- **What is needed**
Send back the entries exactly as they were given.

Stored records

= = = =

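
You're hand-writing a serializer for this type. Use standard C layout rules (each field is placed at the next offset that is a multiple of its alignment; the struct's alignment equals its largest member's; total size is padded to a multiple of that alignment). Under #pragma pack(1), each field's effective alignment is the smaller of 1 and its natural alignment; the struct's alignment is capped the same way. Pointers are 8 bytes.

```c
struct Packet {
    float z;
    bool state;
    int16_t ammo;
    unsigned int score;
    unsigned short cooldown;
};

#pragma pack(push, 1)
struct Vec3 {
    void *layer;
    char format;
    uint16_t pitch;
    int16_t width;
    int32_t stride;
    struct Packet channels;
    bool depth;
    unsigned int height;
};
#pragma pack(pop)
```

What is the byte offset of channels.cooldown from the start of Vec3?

Packet: @0: z [4B, align 4] → 4; @4: state [1B, align 1] → 5; +1 pad (align 2); @6: ammo [2B, align 2] → 8; @8: score [4B, align 4] → 12; @12: cooldown [2B, align 2] → 14; +2 tail pad (align 4); size 16, align 4
@0: layer [8B, align 1] → 8
@8: format [1B, align 1] → 9
@9: pitch [2B, align 1] → 11
@11: width [2B, align 1] → 13
@13: stride [4B, align 1] → 17
@17: channels [16B, align 1] → 33
within Packet: cooldown at 12
17 + 12 = 29

29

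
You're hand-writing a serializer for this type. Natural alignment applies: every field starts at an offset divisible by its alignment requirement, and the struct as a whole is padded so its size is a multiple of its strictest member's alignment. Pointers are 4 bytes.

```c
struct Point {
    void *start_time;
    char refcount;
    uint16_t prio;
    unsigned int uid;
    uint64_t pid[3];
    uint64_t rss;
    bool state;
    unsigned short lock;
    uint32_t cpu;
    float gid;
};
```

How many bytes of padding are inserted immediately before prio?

1

@0: start_time [4B, align 4] → 4
@4: refcount [1B, align 1] → 5
+1 pad (align 2)
@6: prio [2B, align 2] → 8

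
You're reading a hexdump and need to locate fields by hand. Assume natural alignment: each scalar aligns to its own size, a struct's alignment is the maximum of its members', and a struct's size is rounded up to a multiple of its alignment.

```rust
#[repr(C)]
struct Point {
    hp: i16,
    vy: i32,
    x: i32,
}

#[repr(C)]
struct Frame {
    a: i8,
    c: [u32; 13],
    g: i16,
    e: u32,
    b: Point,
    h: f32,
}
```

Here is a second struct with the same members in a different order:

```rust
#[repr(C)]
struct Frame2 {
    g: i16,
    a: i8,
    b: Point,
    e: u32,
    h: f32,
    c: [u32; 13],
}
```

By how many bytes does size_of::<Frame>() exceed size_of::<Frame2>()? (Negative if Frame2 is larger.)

4

Point: 0..2  hp  (2B, 2-aligned); 2..4  -- padding (2B); 4..8  vy  (4B, 4-aligned); 8..12  x  (4B, 4-aligned); sizeof = 12, alignof = 4
0..1  a  (1B, 1-aligned)
1..4  -- padding (3B)
4..56  c  (52B, 4-aligned)
56..58  g  (2B, 2-aligned)
58..60  -- padding (2B)
60..64  e  (4B, 4-aligned)
64..76  b  (12B, 4-aligned)
76..80  h  (4B, 4-aligned)
sizeof = 80, alignof = 4
— Frame2 —
0..2  g  (2B, 2-aligned)
2..3  a  (1B, 1-aligned)
3..4  -- padding (1B)
4..16  b  (12B, 4-aligned)
16..20  e  (4B, 4-aligned)
20..24  h  (4B, 4-aligned)
24..76  c  (52B, 4-aligned)
sizeof = 76, alignof = 4
80 − 76 = 4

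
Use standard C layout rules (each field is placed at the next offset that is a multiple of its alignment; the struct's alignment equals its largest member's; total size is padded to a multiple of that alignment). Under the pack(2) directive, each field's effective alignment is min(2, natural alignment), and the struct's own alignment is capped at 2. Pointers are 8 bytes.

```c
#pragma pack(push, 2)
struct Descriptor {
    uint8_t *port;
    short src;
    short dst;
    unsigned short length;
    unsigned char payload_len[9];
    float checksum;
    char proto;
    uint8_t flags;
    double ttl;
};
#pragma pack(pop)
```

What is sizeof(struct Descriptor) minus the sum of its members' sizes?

1

0..8  port  (8B, 2-aligned)
8..10  src  (2B, 2-aligned)
10..12  dst  (2B, 2-aligned)
12..14  length  (2B, 2-aligned)
14..23  payload_len  (9B, 1-aligned)
23..24  -- padding (1B)
24..28  checksum  (4B, 2-aligned)
28..29  proto  (1B, 1-aligned)
29..30  flags  (1B, 1-aligned)
30..38  ttl  (8B, 2-aligned)
sizeof = 38, alignof = 2
data bytes 37, size 38 → padding 1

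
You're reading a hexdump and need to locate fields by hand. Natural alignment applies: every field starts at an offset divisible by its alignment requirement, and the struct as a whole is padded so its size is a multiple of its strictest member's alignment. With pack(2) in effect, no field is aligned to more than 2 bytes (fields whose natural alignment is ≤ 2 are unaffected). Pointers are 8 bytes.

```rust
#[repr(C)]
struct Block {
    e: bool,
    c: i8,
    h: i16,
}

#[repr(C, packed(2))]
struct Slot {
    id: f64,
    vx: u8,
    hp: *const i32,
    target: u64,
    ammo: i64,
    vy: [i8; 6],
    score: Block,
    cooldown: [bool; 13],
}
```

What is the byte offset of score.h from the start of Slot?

42

Block: 0..1  e  (1B, 1-aligned); 1..2  c  (1B, 1-aligned); 2..4  h  (2B, 2-aligned); sizeof = 4, alignof = 2
0..8  id  (8B, 2-aligned)
8..9  vx  (1B, 1-aligned)
9..10  -- padding (1B)
10..18  hp  (8B, 2-aligned)
18..26  target  (8B, 2-aligned)
26..34  ammo  (8B, 2-aligned)
34..40  vy  (6B, 1-aligned)
40..44  score  (4B, 2-aligned)
within Block: h at 2
40 + 2 = 42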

= = = =

- **Reply**
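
You're hand-writing a serializer for this type. Use standard C layout rules (each field is placed at the next offset that is a multiple of its alignment; the struct's alignment equals its largest member's; total size is padded to a multiple of that alignment). Under #pragma pack(1), each field's effective alignment is the smaller of 1 and its natural alignment; the struct's alignment is capped the same way. Pointers are 8 bytes.

```c
struct Packet {
    float z;
    bool state;
    int16_t ammo;
    unsigned int score;
    unsigned short cooldown;
};

#pragma pack(push, 1)
struct Vec3 {
    void *layer;
    char format;
    uint16_t pitch;
    int16_t width;
    int32_t stride;
    struct Packet channels;
    bool depth;
    unsigned int height;
};
#pragma pack(pop)
```

What is the byte offset of channels.cooldown from the start of Vec3?

Packet: @0: z [4B, align 4] → 4; @4: state [1B, align 1] → 5; +1 pad (align 2); @6: ammo [2B, align 2] → 8; @8: score [4B, align 4] → 12; @12: cooldown [2B, align 2] → 14; +2 tail pad (align 4); size 16, align 4
@0: layer [8B, align 1] → 8
@8: format [1B, align 1] → 9
@9: pitch [2B, align 1] → 11
@11: width [2B, align 1] → 13
@13: stride [4B, align 1] → 17
@17: channels [16B, align 1] → 33
within Packet: cooldown at 12
17 + 12 = 29

29

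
You're hand-writing a serializer for this type. Natural alignment applies: every field starts at an offset divisible by its alignment requirement, and the struct as a whole is padded so its size is a multiple of its strictest member's alignment. Pointers are 4 bytes.

```c
struct Point {
    void *start_time;
    char refcount;
    uint16_t prio;
    unsigned int uid;
    uint64_t pid[3];
    uint64_t rss;
    bool state;
    unsigned short lock;
    uint32_t cpu;
    float gid;
};
```

How many bytes of padding are inserted immediately before prio?

1

@0: start_time [4B, align 4] → 4
@4: refcount [1B, align 1] → 5
+1 pad (align 2)
@6: prio [2B, align 2] → 8

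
You're reading a hexdump and need to locate fields by hand. Assume natural alignment: each scalar aligns to its own size, a struct's alignment is the maximum of its members', and a struct's size is rounded up to a multiple of its alignment.

```rust
#[repr(C)]
struct Point {
    hp: i16,
    vy: i32,
    x: i32,
}

#[repr(C)]
struct Frame {
    a: i8,
    c: [u32; 13],
    g: i16,
    e: u32,
    b: Point,
    h: f32,
}
```

Here is a second struct with the same members in a different order:

```rust
#[repr(C)]
struct Frame2 {
    g: i16,
    a: i8,
    b: Point,
    e: u32,
    h: f32,
    c: [u32; 13],
}
```

By how many bytes does size_of::<Frame>() exceed size_of::<Frame2>()? (Negative if Frame2 is larger.)

4

Point: 0..2  hp  (2B, 2-aligned); 2..4  -- padding (2B); 4..8  vy  (4B, 4-aligned); 8..12  x  (4B, 4-aligned); sizeof = 12, alignof = 4
0..1  a  (1B, 1-aligned)
1..4  -- padding (3B)
4..56  c  (52B, 4-aligned)
56..58  g  (2B, 2-aligned)
58..60  -- padding (2B)
60..64  e  (4B, 4-aligned)
64..76  b  (12B, 4-aligned)
76..80  h  (4B, 4-aligned)
sizeof = 80, alignof = 4
— Frame2 —
0..2  g  (2B, 2-aligned)
2..3  a  (1B, 1-aligned)
3..4  -- padding (1B)
4..16  b  (12B, 4-aligned)
16..20  e  (4B, 4-aligned)
20..24  h  (4B, 4-aligned)
24..76  c  (52B, 4-aligned)
sizeof = 76, alignof = 4
80 − 76 = 4

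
Use standard C layout rules (each field is placed at the next offset that is a multiple of its alignment; the struct's alignment equals its largest member's; total size is padded to a multiple of that alignment). Under the pack(2) directive, each field's effective alignment is min(2, natural alignment), and the struct's own alignment is capped at 2. Pointers are 8 bytes.

```c
#pragma pack(push, 2)
struct Descriptor {
    uint8_t *port;
    short src;
    short dst;
    unsigned short length;
    unsigned char payload_len[9];
    float checksum;
    char proto;
    uint8_t flags;
    double ttl;
};
#pragma pack(pop)
```

What is sizeof(struct Descriptor) minus the sum of its members' sizes?

1

0..8  port  (8B, 2-aligned)
8..10  src  (2B, 2-aligned)
10..12  dst  (2B, 2-aligned)
12..14  length  (2B, 2-aligned)
14..23  payload_len  (9B, 1-aligned)
23..24  -- padding (1B)
24..28  checksum  (4B, 2-aligned)
28..29  proto  (1B, 1-aligned)
29..30  flags  (1B, 1-aligned)
30..38  ttl  (8B, 2-aligned)
sizeof = 38, alignof = 2
data bytes 37, size 38 → padding 1

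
You're reading a hexdump and need to locate fields by hand. Natural alignment applies: every field starts at an offset divisible by its alignment requirement, and the struct as a whole is padded so its size is a multiple of its strictest member's alignment. With pack(2) in effect, no field is aligned to more than 2 bytes (fields whose natural alignment is ≤ 2 are unaffected). Pointers are 8 bytes.

```rust
#[repr(C)]
struct Block {
    e: bool,
    c: i8,
    h: i16,
}

#[repr(C, packed(2))]
struct Slot {
    id: f64,
    vx: u8,
    hp: *const i32,
    target: u64,
    ammo: i64,
    vy: [i8; 6],
    score: Block,
    cooldown: [bool; 13],
}
```

What is the byte offset of score.h from the start of Slot?

42

Block: 0..1  e  (1B, 1-aligned); 1..2  c  (1B, 1-aligned); 2..4  h  (2B, 2-aligned); sizeof = 4, alignof = 2
0..8  id  (8B, 2-aligned)
8..9  vx  (1B, 1-aligned)
9..10  -- padding (1B)
10..18  hp  (8B, 2-aligned)
18..26  target  (8B, 2-aligned)
26..34  ammo  (8B, 2-aligned)
34..40  vy  (6B, 1-aligned)
40..44  score  (4B, 2-aligned)
within Block: h at 2
40 + 2 = 42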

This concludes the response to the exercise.